Everything from the top of the data below through the line with "Answer: 34608" should be duplicated exactly, and nothing past it.

··· EXERCISE MATERIAL

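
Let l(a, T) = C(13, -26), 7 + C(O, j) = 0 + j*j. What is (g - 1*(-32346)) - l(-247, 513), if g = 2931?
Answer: 34608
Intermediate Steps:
C(O, j) = -7 + j² (C(O, j) = -7 + (0 + j*j) = -7 + (0 + j²) = -7 + j²)
l(a, T) = 669 (l(a, T) = -7 + (-26)² = -7 + 676 = 669)
(g - 1*(-32346)) - l(-247, 513) = (2931 - 1*(-32346)) - 1*669 = (2931 + 32346) - 669 = 35277 - 669 = 34608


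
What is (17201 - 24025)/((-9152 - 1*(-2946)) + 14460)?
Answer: -3412/4127 ≈ -0.82675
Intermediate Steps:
(17201 - 24025)/((-9152 - 1*(-2946)) + 14460) = -6824/((-9152 + 2946) + 14460) = -6824/(-6206 + 14460) = -6824/8254 = -6824*1/8254 = -3412/4127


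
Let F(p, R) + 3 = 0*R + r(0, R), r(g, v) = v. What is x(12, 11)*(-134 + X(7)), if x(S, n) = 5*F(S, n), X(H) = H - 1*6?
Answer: -5320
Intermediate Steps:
X(H) = -6 + H (X(H) = H - 6 = -6 + H)
F(p, R) = -3 + R (F(p, R) = -3 + (0*R + R) = -3 + (0 + R) = -3 + R)
x(S, n) = -15 + 5*n (x(S, n) = 5*(-3 + n) = -15 + 5*n)
x(12, 11)*(-134 + X(7)) = (-15 + 5*11)*(-134 + (-6 + 7)) = (-15 + 55)*(-134 + 1) = 40*(-133) = -5320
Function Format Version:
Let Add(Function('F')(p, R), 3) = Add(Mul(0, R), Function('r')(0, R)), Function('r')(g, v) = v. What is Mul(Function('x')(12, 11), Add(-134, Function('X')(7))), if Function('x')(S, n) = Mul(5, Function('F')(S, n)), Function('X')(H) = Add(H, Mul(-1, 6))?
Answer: -5320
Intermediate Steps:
Function('X')(H) = Add(-6, H) (Function('X')(H) = Add(H, -6) = Add(-6, H))
Function('F')(p, R) = Add(-3, R) (Function('F')(p, R) = Add(-3, Add(Mul(0, R), R)) = Add(-3, Add(0, R)) = Add(-3, R))
Function('x')(S, n) = Add(-15, Mul(5, n)) (Function('x')(S, n) = Mul(5, Add(-3, n)) = Add(-15, Mul(5, n)))
Mul(Function('x')(12, 11), Add(-134, Function('X')(7))) = Mul(Add(-15, Mul(5, 11)), Add(-134, Add(-6, 7))) = Mul(Add(-15, 55), Add(-134, 1)) = Mul(40, -133) = -5320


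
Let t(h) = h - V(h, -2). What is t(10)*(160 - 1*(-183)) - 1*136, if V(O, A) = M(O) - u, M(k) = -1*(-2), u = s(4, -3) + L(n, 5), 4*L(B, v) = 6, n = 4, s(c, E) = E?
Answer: 4187/2 ≈ 2093.5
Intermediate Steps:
L(B, v) = 3/2 (L(B, v) = (¼)*6 = 3/2)
u = -3/2 (u = -3 + 3/2 = -3/2 ≈ -1.5000)
M(k) = 2
V(O, A) = 7/2 (V(O, A) = 2 - 1*(-3/2) = 2 + 3/2 = 7/2)
t(h) = -7/2 + h (t(h) = h - 1*7/2 = h - 7/2 = -7/2 + h)
t(10)*(160 - 1*(-183)) - 1*136 = (-7/2 + 10)*(160 - 1*(-183)) - 1*136 = 13*(160 + 183)/2 - 136 = (13/2)*343 - 136 = 4459/2 - 136 = 4187/2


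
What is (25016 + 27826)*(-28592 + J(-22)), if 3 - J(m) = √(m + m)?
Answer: -1510699938 - 105684*I*√11 ≈ -1.5107e+9 - 3.5051e+5*I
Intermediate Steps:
J(m) = 3 - √2*√m (J(m) = 3 - √(m + m) = 3 - √(2*m) = 3 - √2*√m)
(25016 + 27826)*(-28592 + J(-22)) = (25016 + 27826)*(-28592 + (3 - √2*√(-22))) = 52842*(-28592 + (3 - √2*I*√22)) = 52842*(-28592 + (3 - 2*I*√11)) = 52842*(-28589 - 2*I*√11) = -1510699938 - 105684*I*√11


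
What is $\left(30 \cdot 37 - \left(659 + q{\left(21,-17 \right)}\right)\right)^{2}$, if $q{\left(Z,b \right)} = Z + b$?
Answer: $199809$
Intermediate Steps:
$\left(30 \cdot 37 - \left(659 + q{\left(21,-17 \right)}\right)\right)^{2} = \left(30 \cdot 37 - 663\right)^{2} = \left(1110 - 663\right)^{2} = 447^{2} = 199809$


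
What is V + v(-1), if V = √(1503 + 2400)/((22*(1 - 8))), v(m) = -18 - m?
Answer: -17 - √3903/154 ≈ -17.406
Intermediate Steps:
V = -√3903/154 (V = √3903/((22*(-7))) = √3903/(-154) = √3903*(-1/154) = -√3903/154 ≈ -0.40568)
V + v(-1) = -√3903/154 + (-18 - 1*(-1)) = -√3903/154 + (-18 + 1) = -√3903/154 - 17 = -17 - √3903/154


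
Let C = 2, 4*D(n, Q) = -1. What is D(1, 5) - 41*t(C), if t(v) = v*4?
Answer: -1313/4 ≈ -328.25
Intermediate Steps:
D(n, Q) = -¼ (D(n, Q) = (¼)*(-1) = -¼)
t(v) = 4*v
D(1, 5) - 41*t(C) = -¼ - 164*2 = -¼ - 41*8 = -¼ - 328 = -1313/4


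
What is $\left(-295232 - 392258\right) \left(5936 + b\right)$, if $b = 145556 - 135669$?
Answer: $-10878154270$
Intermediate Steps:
$b = 9887$ ($b = 145556 - 135669 = 9887$)
$\left(-295232 - 392258\right) \left(5936 + b\right) = \left(-295232 - 392258\right) \left(5936 + 9887\right) = \left(-687490\right) 15823 = -10878154270$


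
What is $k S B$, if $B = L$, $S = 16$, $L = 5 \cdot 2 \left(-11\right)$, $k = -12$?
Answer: $21120$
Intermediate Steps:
$L = -110$ ($L = 10 \left(-11\right) = -110$)
$B = -110$
$k S B = \left(-12\right) 16 \left(-110\right) = \left(-192\right) \left(-110\right) = 21120$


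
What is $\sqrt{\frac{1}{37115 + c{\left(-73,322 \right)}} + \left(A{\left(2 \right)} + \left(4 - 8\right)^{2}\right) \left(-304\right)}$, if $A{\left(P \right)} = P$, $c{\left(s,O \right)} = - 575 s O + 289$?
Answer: $\frac{7 i \sqrt{20513679800561302}}{13553354} \approx 73.973 i$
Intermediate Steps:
$c{\left(s,O \right)} = 289 - 575 O s$ ($c{\left(s,O \right)} = - 575 O s + 289 = 289 - 575 O s$)
$\sqrt{\frac{1}{37115 + c{\left(-73,322 \right)}} + \left(A{\left(2 \right)} + \left(4 - 8\right)^{2}\right) \left(-304\right)} = \sqrt{\frac{1}{37115 - \left(-289 + 185150 \left(-73\right)\right)} + \left(2 + \left(4 - 8\right)^{2}\right) \left(-304\right)} = \sqrt{\frac{1}{37115 + \left(289 + 13515950\right)} + \left(2 + \left(-4\right)^{2}\right) \left(-304\right)} = \sqrt{\frac{1}{37115 + 13516239} + \left(2 + 16\right) \left(-304\right)} = \sqrt{\frac{1}{13553354} + 18 \left(-304\right)} = \sqrt{\frac{1}{13553354} - 5472} = \sqrt{- \frac{74163953087}{13553354}} = \frac{7 i \sqrt{20513679800561302}}{13553354}$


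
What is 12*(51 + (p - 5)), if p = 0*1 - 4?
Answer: 504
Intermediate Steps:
p = -4 (p = 0 - 4 = -4)
12*(51 + (p - 5)) = 12*(51 + (-4 - 5)) = 12*(51 - 9) = 12*42 = 504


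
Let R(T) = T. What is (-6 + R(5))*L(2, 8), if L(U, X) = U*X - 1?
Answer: -15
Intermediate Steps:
L(U, X) = -1 + U*X
(-6 + R(5))*L(2, 8) = (-6 + 5)*(-1 + 2*8) = -(-1 + 16) = -1*15 = -15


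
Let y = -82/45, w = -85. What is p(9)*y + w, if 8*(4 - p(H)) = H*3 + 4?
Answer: -15341/180 ≈ -85.228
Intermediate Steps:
p(H) = 7/2 - 3*H/8 (p(H) = 4 - (H*3 + 4)/8 = 4 - (3*H + 4)/8 = 4 - (4 + 3*H)/8 = 4 + (-1/2 - 3*H/8) = 7/2 - 3*H/8)
y = -82/45 (y = -82*1/45 = -82/45 ≈ -1.8222)
p(9)*y + w = (7/2 - 3/8*9)*(-82/45) - 85 = (7/2 - 27/8)*(-82/45) - 85 = (1/8)*(-82/45) - 85 = -41/180 - 85 = -15341/180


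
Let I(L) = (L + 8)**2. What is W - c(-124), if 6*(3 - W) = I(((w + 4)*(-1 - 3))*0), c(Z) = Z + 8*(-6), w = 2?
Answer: 493/3 ≈ 164.33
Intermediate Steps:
c(Z) = -48 + Z (c(Z) = Z - 48 = -48 + Z)
I(L) = (8 + L)**2
W = -23/3 (W = 3 - (8 + ((2 + 4)*(-1 - 3))*0)**2/6 = 3 - (8 + (6*(-4))*0)**2/6 = 3 - (8 - 24*0)**2/6 = 3 - (8 + 0)**2/6 = 3 - 1/6*8**2 = 3 - 1/6*64 = 3 - 32/3 = -23/3 ≈ -7.6667)
W - c(-124) = -23/3 - (-48 - 124) = -23/3 - 1*(-172) = -23/3 + 172 = 493/3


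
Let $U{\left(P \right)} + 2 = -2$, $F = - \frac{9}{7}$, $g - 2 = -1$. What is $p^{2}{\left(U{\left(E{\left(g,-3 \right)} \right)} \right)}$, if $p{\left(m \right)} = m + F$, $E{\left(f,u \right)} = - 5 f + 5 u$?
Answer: $\frac{1369}{49} \approx 27.939$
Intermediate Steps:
$g = 1$ ($g = 2 - 1 = 1$)
$F = - \frac{9}{7}$ ($F = \left(-9\right) \frac{1}{7} = - \frac{9}{7} \approx -1.2857$)
$U{\left(P \right)} = -4$ ($U{\left(P \right)} = -2 - 2 = -4$)
$p{\left(m \right)} = - \frac{9}{7} + m$ ($p{\left(m \right)} = m - \frac{9}{7} = - \frac{9}{7} + m$)
$p^{2}{\left(U{\left(E{\left(g,-3 \right)} \right)} \right)} = \left(- \frac{9}{7} - 4\right)^{2} = \left(- \frac{37}{7}\right)^{2} = \frac{1369}{49}$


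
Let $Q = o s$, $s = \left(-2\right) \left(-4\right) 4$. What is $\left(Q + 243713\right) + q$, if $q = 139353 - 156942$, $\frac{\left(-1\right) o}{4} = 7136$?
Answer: $-687284$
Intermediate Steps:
$o = -28544$ ($o = \left(-4\right) 7136 = -28544$)
$s = 32$ ($s = 8 \cdot 4 = 32$)
$q = -17589$
$Q = -913408$ ($Q = \left(-28544\right) 32 = -913408$)
$\left(Q + 243713\right) + q = \left(-913408 + 243713\right) - 17589 = -669695 - 17589 = -687284$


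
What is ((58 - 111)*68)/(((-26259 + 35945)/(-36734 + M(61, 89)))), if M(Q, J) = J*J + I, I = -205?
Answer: 52290436/4843 ≈ 10797.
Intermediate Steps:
M(Q, J) = -205 + J² (M(Q, J) = J*J - 205 = J² - 205 = -205 + J²)
((58 - 111)*68)/(((-26259 + 35945)/(-36734 + M(61, 89)))) = ((58 - 111)*68)/(((-26259 + 35945)/(-36734 + (-205 + 89²)))) = (-53*68)/((9686/(-36734 + (-205 + 7921)))) = -3604/(9686/(-36734 + 7716)) = -3604/(9686/(-29018)) = -3604/(9686*(-1/29018)) = -3604/(-4843/14509) = -3604*(-14509/4843) = 52290436/4843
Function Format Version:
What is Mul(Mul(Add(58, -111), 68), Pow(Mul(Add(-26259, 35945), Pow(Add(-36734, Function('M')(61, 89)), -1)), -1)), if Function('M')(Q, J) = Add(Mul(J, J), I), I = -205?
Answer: Rational(52290436, 4843) ≈ 10797.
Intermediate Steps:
Function('M')(Q, J) = Add(-205, Pow(J, 2)) (Function('M')(Q, J) = Add(Mul(J, J), -205) = Add(Pow(J, 2), -205) = Add(-205, Pow(J, 2)))
Mul(Mul(Add(58, -111), 68), Pow(Mul(Add(-26259, 35945), Pow(Add(-36734, Function('M')(61, 89)), -1)), -1)) = Mul(Mul(Add(58, -111), 68), Pow(Mul(Add(-26259, 35945), Pow(Add(-36734, Add(-205, Pow(89, 2))), -1)), -1)) = Mul(Mul(-53, 68), Pow(Mul(9686, Pow(Add(-36734, Add(-205, 7921)), -1)), -1)) = Mul(-3604, Pow(Mul(9686, Pow(Add(-36734, 7716), -1)), -1)) = Mul(-3604, Pow(Mul(9686, Pow(-29018, -1)), -1)) = Mul(-3604, Pow(Mul(9686, Rational(-1, 29018)), -1)) = Mul(-3604, Pow(Rational(-4843, 14509), -1)) = Mul(-3604, Rational(-14509, 4843)) = Rational(52290436, 4843)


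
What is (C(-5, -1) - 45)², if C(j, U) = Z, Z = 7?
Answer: 1444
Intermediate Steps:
C(j, U) = 7
(C(-5, -1) - 45)² = (7 - 45)² = (-38)² = 1444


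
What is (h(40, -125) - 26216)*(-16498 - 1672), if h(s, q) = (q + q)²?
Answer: -659280280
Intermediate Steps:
h(s, q) = 4*q² (h(s, q) = (2*q)² = 4*q²)
(h(40, -125) - 26216)*(-16498 - 1672) = (4*(-125)² - 26216)*(-16498 - 1672) = (4*15625 - 26216)*(-18170) = (62500 - 26216)*(-18170) = 36284*(-18170) = -659280280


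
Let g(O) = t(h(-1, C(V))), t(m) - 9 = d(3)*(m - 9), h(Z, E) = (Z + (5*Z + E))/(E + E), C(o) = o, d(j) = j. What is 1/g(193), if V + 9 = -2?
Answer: -22/345 ≈ -0.063768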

······

YOUR RESPONSE -
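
Let l(a, T) = C(13, -26), 7 + C(O, j) = 0 + j*j. What is (g - 1*(-32346)) - l(-247, 513), if g = 2931?
Answer: 34608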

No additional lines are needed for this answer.